The complete set of records should be given again verbatim.

[Listed records — start]

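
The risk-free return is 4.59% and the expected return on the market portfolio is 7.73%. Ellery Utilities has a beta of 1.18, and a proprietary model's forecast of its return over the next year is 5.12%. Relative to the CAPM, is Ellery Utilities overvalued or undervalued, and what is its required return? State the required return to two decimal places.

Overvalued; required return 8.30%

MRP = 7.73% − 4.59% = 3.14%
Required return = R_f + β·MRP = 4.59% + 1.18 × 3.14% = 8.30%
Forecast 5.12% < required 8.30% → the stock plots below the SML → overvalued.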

[Listed records — finish]

### Output
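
The risk-free return is 4.59% and the expected return on the market portfolio is 7.73%. Ellery Utilities has a beta of 1.18, and a proprietary model's forecast of its return over the next year is 5.12%. Relative to the CAPM, is Ellery Utilities overvalued or undervalued, and what is its required return? State the required return to two decimal places.

Overvalued; required return 8.30%

MRP = 7.73% − 4.59% = 3.14%
Required return = R_f + β·MRP = 4.59% + 1.18 × 3.14% = 8.30%
Forecast 5.12% < required 8.30% → the stock plots below the SML → overvalued.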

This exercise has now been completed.